#### Provided records

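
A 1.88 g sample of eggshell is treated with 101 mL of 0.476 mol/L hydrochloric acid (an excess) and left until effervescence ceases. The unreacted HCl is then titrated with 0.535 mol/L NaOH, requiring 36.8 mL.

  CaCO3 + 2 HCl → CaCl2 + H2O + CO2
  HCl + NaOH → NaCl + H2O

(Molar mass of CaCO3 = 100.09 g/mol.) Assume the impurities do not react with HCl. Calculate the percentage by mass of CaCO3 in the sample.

n(HCl) added = 0.101 × 0.476 = 0.0481 mol
n(NaOH) used in back-titration = 0.0368 × 0.535 = 0.0197 mol
n(HCl) left over = 0.0197 mol (1:1 ratio)
n(HCl) consumed by analyte = 0.0481 − 0.0197 = 0.0284 mol
From the 1:2 ratio, n(CaCO3) = 1/2 × 0.0284 = 0.0142 mol
mass of CaCO3 = 0.0142 × 100.09 = 1.42 g
% CaCO3 = 1.42 / 1.88 × 100 = 75.6 %

75.6 %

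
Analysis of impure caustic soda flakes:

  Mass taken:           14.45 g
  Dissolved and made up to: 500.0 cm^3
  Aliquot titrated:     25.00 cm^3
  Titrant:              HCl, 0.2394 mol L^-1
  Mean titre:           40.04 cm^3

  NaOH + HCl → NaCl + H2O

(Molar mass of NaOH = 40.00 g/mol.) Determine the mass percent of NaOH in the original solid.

n(HCl) per titration = 0.04004 × 0.2394 = 9.586 × 10^-3 mol
n(NaOH) in each aliquot = 9.586 × 10^-3 mol (1:1 ratio)
n(NaOH) in the whole flask = 9.586 × 10^-3 × 500.0/25.00 = 0.1917 mol
mass of NaOH = 0.1917 × 40.00 = 7.668 g
% NaOH = 7.668 / 14.45 × 100 = 53.07 %

53.07 %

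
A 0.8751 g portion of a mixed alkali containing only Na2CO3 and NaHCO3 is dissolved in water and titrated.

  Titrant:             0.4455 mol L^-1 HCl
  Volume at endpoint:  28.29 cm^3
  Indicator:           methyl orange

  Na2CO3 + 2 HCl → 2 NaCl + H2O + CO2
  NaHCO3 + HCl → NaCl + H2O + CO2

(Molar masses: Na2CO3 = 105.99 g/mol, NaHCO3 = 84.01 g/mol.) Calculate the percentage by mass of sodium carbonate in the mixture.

n(HCl) = 0.02829 × 0.4455 = 0.01260 mol
Let x = n(Na2CO3), y = n(NaHCO3).
Titrant: 2x + 1y = 0.01260;  mass: 105.99x + 84.01y = 0.8751
Solving, x = 2.961 × 10^-3 mol, y = 6.680 × 10^-3 mol
mass of Na2CO3 = 2.961 × 10^-3 × 105.99 = 0.3139 g
% Na2CO3 = 0.3139 / 0.8751 × 100 = 35.87 %

35.87 %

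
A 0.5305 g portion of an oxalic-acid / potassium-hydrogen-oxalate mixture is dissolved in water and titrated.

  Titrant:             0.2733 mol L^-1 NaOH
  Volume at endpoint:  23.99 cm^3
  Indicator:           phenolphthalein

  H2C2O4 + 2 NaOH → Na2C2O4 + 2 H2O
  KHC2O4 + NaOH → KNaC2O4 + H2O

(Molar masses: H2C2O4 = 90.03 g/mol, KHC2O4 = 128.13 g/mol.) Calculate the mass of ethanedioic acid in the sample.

0.1677 g

n(NaOH) = 0.02399 × 0.2733 = 6.556 × 10^-3 mol
Let x = n(H2C2O4), y = n(KHC2O4).
Titrant: 2x + 1y = 6.556 × 10^-3;  mass: 90.03x + 128.13y = 0.5305
Solving, x = 1.862 × 10^-3 mol, y = 2.832 × 10^-3 mol
mass of H2C2O4 = 1.862 × 10^-3 × 90.03 = 0.1677 g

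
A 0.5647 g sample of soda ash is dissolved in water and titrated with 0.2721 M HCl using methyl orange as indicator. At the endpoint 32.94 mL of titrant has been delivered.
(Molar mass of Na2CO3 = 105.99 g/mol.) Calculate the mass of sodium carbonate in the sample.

0.4750 g

Na2CO3 + 2 HCl → 2 NaCl + H2O + CO2
n(HCl) = 0.03294 L × 0.2721 mol/L = 8.963 × 10^-3 mol
From the 1:2 ratio, n(Na2CO3) = 1/2 × 8.963 × 10^-3 = 4.481 × 10^-3 mol
mass of Na2CO3 = 4.481 × 10^-3 × 105.99 g/mol = 0.4750 g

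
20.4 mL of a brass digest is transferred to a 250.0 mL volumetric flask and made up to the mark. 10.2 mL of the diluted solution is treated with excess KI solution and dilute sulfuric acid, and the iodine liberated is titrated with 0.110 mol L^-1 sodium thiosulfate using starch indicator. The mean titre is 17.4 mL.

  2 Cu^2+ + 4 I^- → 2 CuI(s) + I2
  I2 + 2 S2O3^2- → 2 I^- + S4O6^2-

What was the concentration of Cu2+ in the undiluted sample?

n(S2O3^2-) = 0.0174 × 0.110 = 1.91 × 10^-3 mol
n(I2) = n(S2O3^2-)/2 = 9.57 × 10^-4 mol
From the 2:1 ratio, n(Cu2+) in the aliquot = 2/1 × 9.57 × 10^-4 = 1.91 × 10^-3 mol
[Cu2+]_dilute = 1.91 × 10^-3 / 0.0102 = 0.188 mol/L
[Cu2+]_original = 0.188 × 250.0/20.4 = 2.30 mol/L

2.30 mol/L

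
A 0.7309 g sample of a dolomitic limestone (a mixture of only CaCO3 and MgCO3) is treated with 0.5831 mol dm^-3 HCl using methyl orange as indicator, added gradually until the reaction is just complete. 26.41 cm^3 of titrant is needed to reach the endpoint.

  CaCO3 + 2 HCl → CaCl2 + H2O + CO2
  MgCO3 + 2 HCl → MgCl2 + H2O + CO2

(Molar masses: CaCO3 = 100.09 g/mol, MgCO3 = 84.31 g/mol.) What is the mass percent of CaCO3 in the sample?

n(HCl) = 0.02641 × 0.5831 = 0.01540 mol
Let x = n(CaCO3), y = n(MgCO3).
Titrant: 2x + 2y = 0.01540;  mass: 100.09x + 84.31y = 0.7309
Solving, x = 5.179 × 10^-3 mol, y = 2.521 × 10^-3 mol
mass of CaCO3 = 5.179 × 10^-3 × 100.09 = 0.5184 g
% CaCO3 = 0.5184 / 0.7309 × 100 = 70.92 %

70.92 %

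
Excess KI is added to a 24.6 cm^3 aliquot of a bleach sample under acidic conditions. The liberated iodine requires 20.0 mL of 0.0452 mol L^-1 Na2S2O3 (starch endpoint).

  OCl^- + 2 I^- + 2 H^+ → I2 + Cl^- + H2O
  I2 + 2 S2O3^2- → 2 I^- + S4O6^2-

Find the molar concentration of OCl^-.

0.0184 mol/L

n(S2O3^2-) = 0.0200 × 0.0452 = 9.04 × 10^-4 mol
n(I2) = n(S2O3^2-)/2 = 4.52 × 10^-4 mol
n(OCl^-) in the aliquot = 4.52 × 10^-4 mol (1:1 ratio)
[OCl^-] = 4.52 × 10^-4 / 0.0246 = 0.0184 mol/L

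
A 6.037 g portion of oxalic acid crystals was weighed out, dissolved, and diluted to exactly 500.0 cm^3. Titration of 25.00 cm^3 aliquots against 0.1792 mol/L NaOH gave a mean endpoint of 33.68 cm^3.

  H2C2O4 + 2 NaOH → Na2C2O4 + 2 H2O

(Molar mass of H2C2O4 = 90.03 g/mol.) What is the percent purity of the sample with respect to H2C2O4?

n(NaOH) per titration = 0.03368 × 0.1792 = 6.035 × 10^-3 mol
From the 1:2 ratio, n(H2C2O4) in each aliquot = 1/2 × 6.035 × 10^-3 = 3.018 × 10^-3 mol
n(H2C2O4) in the whole flask = 3.018 × 10^-3 × 500.0/25.00 = 0.06035 mol
mass of H2C2O4 = 0.06035 × 90.03 = 5.434 g
% H2C2O4 = 5.434 / 6.037 × 100 = 90.01 %

90.01 %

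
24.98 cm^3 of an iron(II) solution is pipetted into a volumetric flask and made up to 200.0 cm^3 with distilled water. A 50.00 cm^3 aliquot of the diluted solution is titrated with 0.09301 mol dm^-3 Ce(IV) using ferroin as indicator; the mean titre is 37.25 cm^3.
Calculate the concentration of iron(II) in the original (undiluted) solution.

0.5548 mol/L

Ce^4+ + Fe^2+ → Ce^3+ + Fe^3+
n(Ce4+) = 0.03725 × 0.09301 = 3.465 × 10^-3 mol
n(Fe2+) in the aliquot = 3.465 × 10^-3 mol (1:1 ratio)
[Fe2+]_dilute = 3.465 × 10^-3 / 0.05000 = 0.06929 mol/L
Dilution factor = 200.0 / 24.98 = 8.006
[Fe2+]_stock = 0.06929 × 8.006 = 0.5548 mol/L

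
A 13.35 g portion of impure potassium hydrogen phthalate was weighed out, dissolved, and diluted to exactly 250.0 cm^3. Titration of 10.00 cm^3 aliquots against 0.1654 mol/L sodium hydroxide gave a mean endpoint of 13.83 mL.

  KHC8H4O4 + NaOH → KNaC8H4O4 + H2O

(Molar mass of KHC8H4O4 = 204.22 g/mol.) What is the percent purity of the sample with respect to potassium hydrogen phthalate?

n(NaOH) per titration = 0.01383 × 0.1654 = 2.287 × 10^-3 mol
n(KHC8H4O4) in each aliquot = 2.287 × 10^-3 mol (1:1 ratio)
n(KHC8H4O4) in the whole flask = 2.287 × 10^-3 × 250.0/10.00 = 0.05719 mol
mass of KHC8H4O4 = 0.05719 × 204.22 = 11.68 g
% KHC8H4O4 = 11.68 / 13.35 × 100 = 87.48 %

87.48 %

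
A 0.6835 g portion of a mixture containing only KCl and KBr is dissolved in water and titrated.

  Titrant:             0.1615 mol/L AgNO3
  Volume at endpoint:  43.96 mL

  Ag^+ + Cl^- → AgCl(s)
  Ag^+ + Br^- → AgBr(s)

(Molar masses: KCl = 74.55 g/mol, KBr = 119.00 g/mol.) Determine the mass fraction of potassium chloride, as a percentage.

n(AgNO3) = 0.04396 × 0.1615 = 7.100 × 10^-3 mol
Let x = n(KCl), y = n(KBr).
Titrant: 1x + 1y = 7.100 × 10^-3;  mass: 74.55x + 119.00y = 0.6835
Solving, x = 3.630 × 10^-3 mol, y = 3.470 × 10^-3 mol
mass of KCl = 3.630 × 10^-3 × 74.55 = 0.2706 g
% KCl = 0.2706 / 0.6835 × 100 = 39.59 %

39.59 %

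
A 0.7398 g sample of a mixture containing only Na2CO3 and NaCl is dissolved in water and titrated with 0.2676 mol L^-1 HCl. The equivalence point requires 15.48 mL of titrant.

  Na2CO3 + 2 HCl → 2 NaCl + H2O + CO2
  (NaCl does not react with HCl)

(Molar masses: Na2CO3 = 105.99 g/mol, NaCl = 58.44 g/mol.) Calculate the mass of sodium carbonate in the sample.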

########

Scan the entries above for the line containing "0.2394 mol L^-1", and copy it and all lines after it exactly, down to and including the line containing "A 0.5647 g sample".

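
  Titrant:              HCl, 0.2394 mol L^-1
  Mean titre:           40.04 cm^3

  NaOH + HCl → NaCl + H2O

(Molar mass of NaOH = 40.00 g/mol.) Determine the mass percent of NaOH in the original solid.

n(HCl) per titration = 0.04004 × 0.2394 = 9.586 × 10^-3 mol
n(NaOH) in each aliquot = 9.586 × 10^-3 mol (1:1 ratio)
n(NaOH) in the whole flask = 9.586 × 10^-3 × 500.0/25.00 = 0.1917 mol
mass of NaOH = 0.1917 × 40.00 = 7.668 g
% NaOH = 7.668 / 14.45 × 100 = 53.07 %

53.07 %

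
A 0.8751 g portion of a mixed alkali containing only Na2CO3 and NaHCO3 is dissolved in water and titrated.

  Titrant:             0.4455 mol L^-1 HCl
  Volume at endpoint:  28.29 cm^3
  Indicator:           methyl orange

  Na2CO3 + 2 HCl → 2 NaCl + H2O + CO2
  NaHCO3 + HCl → NaCl + H2O + CO2

(Molar masses: Na2CO3 = 105.99 g/mol, NaHCO3 = 84.01 g/mol.) Calculate the percentage by mass of sodium carbonate in the mixture.

n(HCl) = 0.02829 × 0.4455 = 0.01260 mol
Let x = n(Na2CO3), y = n(NaHCO3).
Titrant: 2x + 1y = 0.01260;  mass: 105.99x + 84.01y = 0.8751
Solving, x = 2.961 × 10^-3 mol, y = 6.680 × 10^-3 mol
mass of Na2CO3 = 2.961 × 10^-3 × 105.99 = 0.3139 g
% Na2CO3 = 0.3139 / 0.8751 × 100 = 35.87 %

35.87 %

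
A 0.5305 g portion of an oxalic-acid / potassium-hydrogen-oxalate mixture is dissolved in water and titrated.

  Titrant:             0.2733 mol L^-1 NaOH
  Volume at endpoint:  23.99 cm^3
  Indicator:           phenolphthalein

  H2C2O4 + 2 NaOH → Na2C2O4 + 2 H2O
  KHC2O4 + NaOH → KNaC2O4 + H2O

(Molar masses: H2C2O4 = 90.03 g/mol, KHC2O4 = 128.13 g/mol.) Calculate the mass of ethanedioic acid in the sample.

0.1677 g

n(NaOH) = 0.02399 × 0.2733 = 6.556 × 10^-3 mol
Let x = n(H2C2O4), y = n(KHC2O4).
Titrant: 2x + 1y = 6.556 × 10^-3;  mass: 90.03x + 128.13y = 0.5305
Solving, x = 1.862 × 10^-3 mol, y = 2.832 × 10^-3 mol
mass of H2C2O4 = 1.862 × 10^-3 × 90.03 = 0.1677 g

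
A 0.5647 g sample of soda ash is dissolved in water and titrated with 0.2721 M HCl using methyl orange as indicator. At the endpoint 32.94 mL of titrant has been delivered.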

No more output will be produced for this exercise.